What the task requires —
Give back every entry below, exactly as written.

Collection entries —
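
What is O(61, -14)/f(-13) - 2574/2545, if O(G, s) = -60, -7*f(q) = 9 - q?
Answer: 506136/27995 ≈ 18.080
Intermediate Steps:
f(q) = -9/7 + q/7 (f(q) = -(9 - q)/7 = -9/7 + q/7)
O(61, -14)/f(-13) - 2574/2545 = -60/(-9/7 + (⅐)*(-13)) - 2574/2545 = -60/(-9/7 - 13/7) - 2574*1/2545 = -60/(-22/7) - 2574/2545 = -60*(-7/22) - 2574/2545 = 210/11 - 2574/2545 = 506136/27995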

Output for this exercise —
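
What is O(61, -14)/f(-13) - 2574/2545, if O(G, s) = -60, -7*f(q) = 9 - q?
Answer: 506136/27995 ≈ 18.080
Intermediate Steps:
f(q) = -9/7 + q/7 (f(q) = -(9 - q)/7 = -9/7 + q/7)
O(61, -14)/f(-13) - 2574/2545 = -60/(-9/7 + (⅐)*(-13)) - 2574/2545 = -60/(-9/7 - 13/7) - 2574*1/2545 = -60/(-22/7) - 2574/2545 = -60*(-7/22) - 2574/2545 = 210/11 - 2574/2545 = 506136/27995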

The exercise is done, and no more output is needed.